How to complete this task:
Output every record precisely.

Data for review:
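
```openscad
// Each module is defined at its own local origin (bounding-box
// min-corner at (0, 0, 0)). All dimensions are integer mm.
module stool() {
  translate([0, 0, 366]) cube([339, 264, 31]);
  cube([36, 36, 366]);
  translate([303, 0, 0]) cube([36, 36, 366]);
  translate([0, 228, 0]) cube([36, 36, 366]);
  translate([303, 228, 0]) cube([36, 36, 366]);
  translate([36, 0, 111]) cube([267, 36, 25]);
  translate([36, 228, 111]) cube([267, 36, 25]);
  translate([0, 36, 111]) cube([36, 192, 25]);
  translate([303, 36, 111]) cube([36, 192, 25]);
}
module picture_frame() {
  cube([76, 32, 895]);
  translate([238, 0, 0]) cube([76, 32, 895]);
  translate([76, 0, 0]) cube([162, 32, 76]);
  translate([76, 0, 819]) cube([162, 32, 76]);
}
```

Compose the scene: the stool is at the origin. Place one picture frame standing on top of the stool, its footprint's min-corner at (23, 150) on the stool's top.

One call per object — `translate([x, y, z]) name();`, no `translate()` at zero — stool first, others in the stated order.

stool();
translate([23, 150, 397]) picture_frame();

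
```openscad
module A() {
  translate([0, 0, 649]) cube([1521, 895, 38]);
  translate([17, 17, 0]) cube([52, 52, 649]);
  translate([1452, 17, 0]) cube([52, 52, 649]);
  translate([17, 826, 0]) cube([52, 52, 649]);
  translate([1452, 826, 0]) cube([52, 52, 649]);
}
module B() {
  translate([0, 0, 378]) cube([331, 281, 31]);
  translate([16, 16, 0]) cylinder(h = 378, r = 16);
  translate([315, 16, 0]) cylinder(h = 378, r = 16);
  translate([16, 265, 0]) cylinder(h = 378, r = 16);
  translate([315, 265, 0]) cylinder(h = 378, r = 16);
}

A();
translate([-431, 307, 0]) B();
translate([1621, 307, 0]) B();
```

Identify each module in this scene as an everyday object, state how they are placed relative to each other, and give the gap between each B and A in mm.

A is a table. B is a stool. Two stools sit around the table at the −x, +x sides. The gap between each stool and the table is 100 mm.

Each stool's nearest face is 100 mm from the table's bounding box.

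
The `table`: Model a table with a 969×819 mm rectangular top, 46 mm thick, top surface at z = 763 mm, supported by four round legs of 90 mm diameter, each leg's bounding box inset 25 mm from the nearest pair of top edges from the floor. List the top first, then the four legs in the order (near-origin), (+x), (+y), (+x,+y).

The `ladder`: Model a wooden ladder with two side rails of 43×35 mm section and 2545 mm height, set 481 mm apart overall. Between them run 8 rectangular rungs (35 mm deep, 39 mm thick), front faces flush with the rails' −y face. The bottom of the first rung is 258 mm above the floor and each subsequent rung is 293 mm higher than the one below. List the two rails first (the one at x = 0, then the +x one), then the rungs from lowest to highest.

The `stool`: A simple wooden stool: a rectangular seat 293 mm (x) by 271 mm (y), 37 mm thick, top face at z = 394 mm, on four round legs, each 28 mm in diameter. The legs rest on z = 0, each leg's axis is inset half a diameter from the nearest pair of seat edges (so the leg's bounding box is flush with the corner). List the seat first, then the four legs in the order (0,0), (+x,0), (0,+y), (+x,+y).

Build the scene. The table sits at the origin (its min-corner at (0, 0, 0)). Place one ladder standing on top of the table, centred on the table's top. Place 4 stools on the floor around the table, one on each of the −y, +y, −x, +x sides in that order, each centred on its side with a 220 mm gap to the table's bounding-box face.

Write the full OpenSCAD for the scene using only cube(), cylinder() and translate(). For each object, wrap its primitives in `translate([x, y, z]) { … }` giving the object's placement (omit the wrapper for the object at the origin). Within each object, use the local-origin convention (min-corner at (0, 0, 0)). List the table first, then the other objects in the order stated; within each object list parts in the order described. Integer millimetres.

translate([0, 0, 717]) cube([969, 819, 46]);
translate([70, 70, 0]) cylinder(h = 717, r = 45);
translate([899, 70, 0]) cylinder(h = 717, r = 45);
translate([70, 749, 0]) cylinder(h = 717, r = 45);
translate([899, 749, 0]) cylinder(h = 717, r = 45);
translate([244, 392, 763]) {
  cube([43, 35, 2545]);
  translate([438, 0, 0]) cube([43, 35, 2545]);
  translate([43, 0, 258]) cube([395, 35, 39]);
  translate([43, 0, 551]) cube([395, 35, 39]);
  translate([43, 0, 844]) cube([395, 35, 39]);
  translate([43, 0, 1137]) cube([395, 35, 39]);
  translate([43, 0, 1430]) cube([395, 35, 39]);
  translate([43, 0, 1723]) cube([395, 35, 39]);
  translate([43, 0, 2016]) cube([395, 35, 39]);
  translate([43, 0, 2309]) cube([395, 35, 39]);
}
translate([338, -491, 0]) {
  translate([0, 0, 357]) cube([293, 271, 37]);
  translate([14, 14, 0]) cylinder(h = 357, r = 14);
  translate([279, 14, 0]) cylinder(h = 357, r = 14);
  translate([14, 257, 0]) cylinder(h = 357, r = 14);
  translate([279, 257, 0]) cylinder(h = 357, r = 14);
}
translate([338, 1039, 0]) {
  translate([0, 0, 357]) cube([293, 271, 37]);
  translate([14, 14, 0]) cylinder(h = 357, r = 14);
  translate([279, 14, 0]) cylinder(h = 357, r = 14);
  translate([14, 257, 0]) cylinder(h = 357, r = 14);
  translate([279, 257, 0]) cylinder(h = 357, r = 14);
}
translate([-513, 274, 0]) {
  translate([0, 0, 357]) cube([293, 271, 37]);
  translate([14, 14, 0]) cylinder(h = 357, r = 14);
  translate([279, 14, 0]) cylinder(h = 357, r = 14);
  translate([14, 257, 0]) cylinder(h = 357, r = 14);
  translate([279, 257, 0]) cylinder(h = 357, r = 14);
}
translate([1189, 274, 0]) {
  translate([0, 0, 357]) cube([293, 271, 37]);
  translate([14, 14, 0]) cylinder(h = 357, r = 14);
  translate([279, 14, 0]) cylinder(h = 357, r = 14);
  translate([14, 257, 0]) cylinder(h = 357, r = 14);
  translate([279, 257, 0]) cylinder(h = 357, r = 14);
}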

Task output:
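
```openscad
// Each module is defined at its own local origin (bounding-box
// min-corner at (0, 0, 0)). All dimensions are integer mm.
module stool() {
  translate([0, 0, 366]) cube([339, 264, 31]);
  cube([36, 36, 366]);
  translate([303, 0, 0]) cube([36, 36, 366]);
  translate([0, 228, 0]) cube([36, 36, 366]);
  translate([303, 228, 0]) cube([36, 36, 366]);
  translate([36, 0, 111]) cube([267, 36, 25]);
  translate([36, 228, 111]) cube([267, 36, 25]);
  translate([0, 36, 111]) cube([36, 192, 25]);
  translate([303, 36, 111]) cube([36, 192, 25]);
}
module picture_frame() {
  cube([76, 32, 895]);
  translate([238, 0, 0]) cube([76, 32, 895]);
  translate([76, 0, 0]) cube([162, 32, 76]);
  translate([76, 0, 819]) cube([162, 32, 76]);
}
```

Compose the scene: the stool is at the origin. Place one picture frame standing on top of the stool, its footprint's min-corner at (23, 150) on the stool's top.

One call per object — `translate([x, y, z]) name();`, no `translate()` at zero — stool first, others in the stated order.

stool();
translate([23, 150, 397]) picture_frame();

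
```openscad
module A() {
  translate([0, 0, 649]) cube([1521, 895, 38]);
  translate([17, 17, 0]) cube([52, 52, 649]);
  translate([1452, 17, 0]) cube([52, 52, 649]);
  translate([17, 826, 0]) cube([52, 52, 649]);
  translate([1452, 826, 0]) cube([52, 52, 649]);
}
module B() {
  translate([0, 0, 378]) cube([331, 281, 31]);
  translate([16, 16, 0]) cylinder(h = 378, r = 16);
  translate([315, 16, 0]) cylinder(h = 378, r = 16);
  translate([16, 265, 0]) cylinder(h = 378, r = 16);
  translate([315, 265, 0]) cylinder(h = 378, r = 16);
}

A();
translate([-431, 307, 0]) B();
translate([1621, 307, 0]) B();
```

Identify each module in this scene as an everyday object, state how they are placed relative to each other, and give the gap between each B and A in mm.

A is a table. B is a stool. Two stools sit around the table at the −x, +x sides. The gap between each stool and the table is 100 mm.

Each stool's nearest face is 100 mm from the table's bounding box.

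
The `table`: Model a table with a 969×819 mm rectangular top, 46 mm thick, top surface at z = 763 mm, supported by four round legs of 90 mm diameter, each leg's bounding box inset 25 mm from the nearest pair of top edges from the floor. List the top first, then the four legs in the order (near-origin), (+x), (+y), (+x,+y).

The `ladder`: Model a wooden ladder with two side rails of 43×35 mm section and 2545 mm height, set 481 mm apart overall. Between them run 8 rectangular rungs (35 mm deep, 39 mm thick), front faces flush with the rails' −y face. The bottom of the first rung is 258 mm above the floor and each subsequent rung is 293 mm higher than the one below. List the two rails first (the one at x = 0, then the +x one), then the rungs from lowest to highest.

The `stool`: A simple wooden stool: a rectangular seat 293 mm (x) by 271 mm (y), 37 mm thick, top face at z = 394 mm, on four round legs, each 28 mm in diameter. The legs rest on z = 0, each leg's axis is inset half a diameter from the nearest pair of seat edges (so the leg's bounding box is flush with the corner). List the seat first, then the four legs in the order (0,0), (+x,0), (0,+y), (+x,+y).

Build the scene. The table sits at the origin (its min-corner at (0, 0, 0)). Place one ladder standing on top of the table, centred on the table's top. Place 4 stools on the floor around the table, one on each of the −y, +y, −x, +x sides in that order, each centred on its side with a 220 mm gap to the table's bounding-box face.

Write the full OpenSCAD for the scene using only cube(), cylinder() and translate(). For each object, wrap its primitives in `translate([x, y, z]) { … }` giving the object's placement (omit the wrapper for the object at the origin). Within each object, use the local-origin convention (min-corner at (0, 0, 0)). List the table first, then the other objects in the order stated; within each object list parts in the order described. Integer millimetres.

translate([0, 0, 717]) cube([969, 819, 46]);
translate([70, 70, 0]) cylinder(h = 717, r = 45);
translate([899, 70, 0]) cylinder(h = 717, r = 45);
translate([70, 749, 0]) cylinder(h = 717, r = 45);
translate([899, 749, 0]) cylinder(h = 717, r = 45);
translate([244, 392, 763]) {
  cube([43, 35, 2545]);
  translate([438, 0, 0]) cube([43, 35, 2545]);
  translate([43, 0, 258]) cube([395, 35, 39]);
  translate([43, 0, 551]) cube([395, 35, 39]);
  translate([43, 0, 844]) cube([395, 35, 39]);
  translate([43, 0, 1137]) cube([395, 35, 39]);
  translate([43, 0, 1430]) cube([395, 35, 39]);
  translate([43, 0, 1723]) cube([395, 35, 39]);
  translate([43, 0, 2016]) cube([395, 35, 39]);
  translate([43, 0, 2309]) cube([395, 35, 39]);
}
translate([338, -491, 0]) {
  translate([0, 0, 357]) cube([293, 271, 37]);
  translate([14, 14, 0]) cylinder(h = 357, r = 14);
  translate([279, 14, 0]) cylinder(h = 357, r = 14);
  translate([14, 257, 0]) cylinder(h = 357, r = 14);
  translate([279, 257, 0]) cylinder(h = 357, r = 14);
}
translate([338, 1039, 0]) {
  translate([0, 0, 357]) cube([293, 271, 37]);
  translate([14, 14, 0]) cylinder(h = 357, r = 14);
  translate([279, 14, 0]) cylinder(h = 357, r = 14);
  translate([14, 257, 0]) cylinder(h = 357, r = 14);
  translate([279, 257, 0]) cylinder(h = 357, r = 14);
}
translate([-513, 274, 0]) {
  translate([0, 0, 357]) cube([293, 271, 37]);
  translate([14, 14, 0]) cylinder(h = 357, r = 14);
  translate([279, 14, 0]) cylinder(h = 357, r = 14);
  translate([14, 257, 0]) cylinder(h = 357, r = 14);
  translate([279, 257, 0]) cylinder(h = 357, r = 14);
}
translate([1189, 274, 0]) {
  translate([0, 0, 357]) cube([293, 271, 37]);
  translate([14, 14, 0]) cylinder(h = 357, r = 14);
  translate([279, 14, 0]) cylinder(h = 357, r = 14);
  translate([14, 257, 0]) cylinder(h = 357, r = 14);
  translate([279, 257, 0]) cylinder(h = 357, r = 14);
}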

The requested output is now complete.